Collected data
==============================

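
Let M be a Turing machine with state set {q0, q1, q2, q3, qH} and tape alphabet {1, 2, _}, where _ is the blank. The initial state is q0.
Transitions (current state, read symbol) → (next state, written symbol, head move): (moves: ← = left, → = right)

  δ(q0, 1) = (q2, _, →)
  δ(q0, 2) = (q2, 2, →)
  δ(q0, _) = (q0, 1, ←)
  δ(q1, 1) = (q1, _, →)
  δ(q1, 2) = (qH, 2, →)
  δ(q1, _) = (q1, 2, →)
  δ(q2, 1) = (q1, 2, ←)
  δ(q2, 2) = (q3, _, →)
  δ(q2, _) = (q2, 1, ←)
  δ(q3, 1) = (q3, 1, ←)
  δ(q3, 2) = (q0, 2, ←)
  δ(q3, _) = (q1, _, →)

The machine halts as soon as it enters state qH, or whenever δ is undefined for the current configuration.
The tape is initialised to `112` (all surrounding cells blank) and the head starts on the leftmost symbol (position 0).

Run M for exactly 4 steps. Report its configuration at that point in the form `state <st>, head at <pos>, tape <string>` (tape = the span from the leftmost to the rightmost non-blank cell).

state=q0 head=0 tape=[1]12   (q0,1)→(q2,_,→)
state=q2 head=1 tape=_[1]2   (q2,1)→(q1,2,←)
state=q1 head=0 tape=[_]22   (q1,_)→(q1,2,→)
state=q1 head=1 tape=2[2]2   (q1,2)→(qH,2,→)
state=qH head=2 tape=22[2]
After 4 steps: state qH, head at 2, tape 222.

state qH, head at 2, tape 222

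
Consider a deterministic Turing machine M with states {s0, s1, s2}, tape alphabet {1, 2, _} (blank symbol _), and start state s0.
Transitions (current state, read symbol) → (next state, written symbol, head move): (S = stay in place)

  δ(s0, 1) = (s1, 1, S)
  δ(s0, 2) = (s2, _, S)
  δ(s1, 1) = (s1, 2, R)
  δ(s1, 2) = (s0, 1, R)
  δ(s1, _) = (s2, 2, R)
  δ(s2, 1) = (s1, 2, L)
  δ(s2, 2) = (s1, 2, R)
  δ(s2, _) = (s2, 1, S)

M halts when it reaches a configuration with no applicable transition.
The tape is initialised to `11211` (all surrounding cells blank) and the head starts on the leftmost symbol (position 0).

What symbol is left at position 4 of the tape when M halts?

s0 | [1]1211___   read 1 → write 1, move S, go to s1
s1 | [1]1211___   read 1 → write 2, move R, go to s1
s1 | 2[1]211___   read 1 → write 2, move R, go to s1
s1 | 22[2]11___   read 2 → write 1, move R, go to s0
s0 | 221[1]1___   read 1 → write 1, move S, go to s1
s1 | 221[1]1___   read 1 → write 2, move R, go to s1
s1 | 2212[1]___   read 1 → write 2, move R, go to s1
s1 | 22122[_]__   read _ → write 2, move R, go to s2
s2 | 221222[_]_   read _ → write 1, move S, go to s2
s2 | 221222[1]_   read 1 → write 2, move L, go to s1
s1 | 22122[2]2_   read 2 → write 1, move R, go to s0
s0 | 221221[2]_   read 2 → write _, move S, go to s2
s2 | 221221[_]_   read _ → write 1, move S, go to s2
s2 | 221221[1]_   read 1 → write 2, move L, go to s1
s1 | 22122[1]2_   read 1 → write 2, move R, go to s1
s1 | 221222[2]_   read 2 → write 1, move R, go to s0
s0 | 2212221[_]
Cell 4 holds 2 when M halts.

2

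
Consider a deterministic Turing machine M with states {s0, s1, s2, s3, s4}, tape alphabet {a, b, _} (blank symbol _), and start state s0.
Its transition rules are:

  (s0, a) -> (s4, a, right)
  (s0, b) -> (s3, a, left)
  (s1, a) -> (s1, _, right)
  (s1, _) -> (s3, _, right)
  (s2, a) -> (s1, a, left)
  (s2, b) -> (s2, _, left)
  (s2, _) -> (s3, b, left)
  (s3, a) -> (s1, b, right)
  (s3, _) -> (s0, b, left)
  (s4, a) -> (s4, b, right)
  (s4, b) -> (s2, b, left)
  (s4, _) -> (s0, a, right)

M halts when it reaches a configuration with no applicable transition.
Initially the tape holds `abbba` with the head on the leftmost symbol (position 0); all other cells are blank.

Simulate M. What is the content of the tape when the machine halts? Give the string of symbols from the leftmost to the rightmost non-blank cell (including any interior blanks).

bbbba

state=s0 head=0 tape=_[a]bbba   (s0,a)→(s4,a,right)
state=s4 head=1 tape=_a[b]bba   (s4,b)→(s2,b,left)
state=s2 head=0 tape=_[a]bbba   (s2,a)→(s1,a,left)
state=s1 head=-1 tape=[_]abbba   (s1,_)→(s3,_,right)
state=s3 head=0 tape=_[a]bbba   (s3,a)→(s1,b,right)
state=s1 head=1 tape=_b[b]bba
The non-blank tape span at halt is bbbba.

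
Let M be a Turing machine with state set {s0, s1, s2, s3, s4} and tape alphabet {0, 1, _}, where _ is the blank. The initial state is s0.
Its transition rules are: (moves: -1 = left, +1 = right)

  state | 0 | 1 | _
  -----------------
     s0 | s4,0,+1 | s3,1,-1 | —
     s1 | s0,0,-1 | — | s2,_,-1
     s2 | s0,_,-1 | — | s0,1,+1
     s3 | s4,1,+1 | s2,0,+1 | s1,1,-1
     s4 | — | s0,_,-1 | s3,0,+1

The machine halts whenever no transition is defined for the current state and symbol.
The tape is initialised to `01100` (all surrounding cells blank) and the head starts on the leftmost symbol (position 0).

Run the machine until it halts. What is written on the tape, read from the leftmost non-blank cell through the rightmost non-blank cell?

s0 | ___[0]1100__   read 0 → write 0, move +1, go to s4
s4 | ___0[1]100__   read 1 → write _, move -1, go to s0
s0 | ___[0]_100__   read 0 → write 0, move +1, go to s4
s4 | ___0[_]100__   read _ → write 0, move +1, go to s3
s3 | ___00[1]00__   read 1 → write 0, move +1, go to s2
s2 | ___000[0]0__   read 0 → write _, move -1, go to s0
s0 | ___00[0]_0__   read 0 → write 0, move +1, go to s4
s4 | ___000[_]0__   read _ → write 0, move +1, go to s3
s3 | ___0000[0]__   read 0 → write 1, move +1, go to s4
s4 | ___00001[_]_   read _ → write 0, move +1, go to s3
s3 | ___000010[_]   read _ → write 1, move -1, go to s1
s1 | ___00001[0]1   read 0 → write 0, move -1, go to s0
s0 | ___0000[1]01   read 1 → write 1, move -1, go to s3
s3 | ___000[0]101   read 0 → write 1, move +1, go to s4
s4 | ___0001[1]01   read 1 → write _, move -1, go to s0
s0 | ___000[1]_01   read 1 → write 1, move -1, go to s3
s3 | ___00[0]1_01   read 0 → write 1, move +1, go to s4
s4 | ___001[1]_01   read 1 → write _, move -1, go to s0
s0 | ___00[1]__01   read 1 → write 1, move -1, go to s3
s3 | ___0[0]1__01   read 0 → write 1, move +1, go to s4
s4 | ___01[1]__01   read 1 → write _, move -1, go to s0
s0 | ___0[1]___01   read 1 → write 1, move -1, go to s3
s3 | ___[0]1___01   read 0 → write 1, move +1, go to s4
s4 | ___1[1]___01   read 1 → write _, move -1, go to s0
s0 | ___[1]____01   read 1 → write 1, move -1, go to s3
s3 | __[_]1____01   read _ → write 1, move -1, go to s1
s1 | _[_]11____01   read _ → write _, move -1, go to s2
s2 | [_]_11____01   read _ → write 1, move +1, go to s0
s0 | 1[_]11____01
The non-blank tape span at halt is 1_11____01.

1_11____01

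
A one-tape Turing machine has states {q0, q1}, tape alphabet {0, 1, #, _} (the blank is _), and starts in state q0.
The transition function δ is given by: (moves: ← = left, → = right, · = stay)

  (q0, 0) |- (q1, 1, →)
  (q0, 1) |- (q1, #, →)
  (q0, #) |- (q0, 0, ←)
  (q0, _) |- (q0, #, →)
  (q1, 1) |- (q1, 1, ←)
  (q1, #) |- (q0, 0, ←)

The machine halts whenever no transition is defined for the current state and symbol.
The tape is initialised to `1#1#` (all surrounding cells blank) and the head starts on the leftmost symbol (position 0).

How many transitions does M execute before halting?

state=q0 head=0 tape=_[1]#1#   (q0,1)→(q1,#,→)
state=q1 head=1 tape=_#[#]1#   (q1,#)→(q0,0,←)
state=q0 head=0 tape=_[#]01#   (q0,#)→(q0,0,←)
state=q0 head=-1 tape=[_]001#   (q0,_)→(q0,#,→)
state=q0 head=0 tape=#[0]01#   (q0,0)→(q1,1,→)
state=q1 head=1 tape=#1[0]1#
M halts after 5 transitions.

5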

==============================

- INSTRUCTIONS TO FOLLOW:
Extract all lines of the records above that include "stay".

- SOLUTION TO THIS PROBLEM:
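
Transitions (current state, read symbol) → (next state, written symbol, head move): (S = stay in place)
The transition function δ is given by: (moves: ← = left, → = right, · = stay)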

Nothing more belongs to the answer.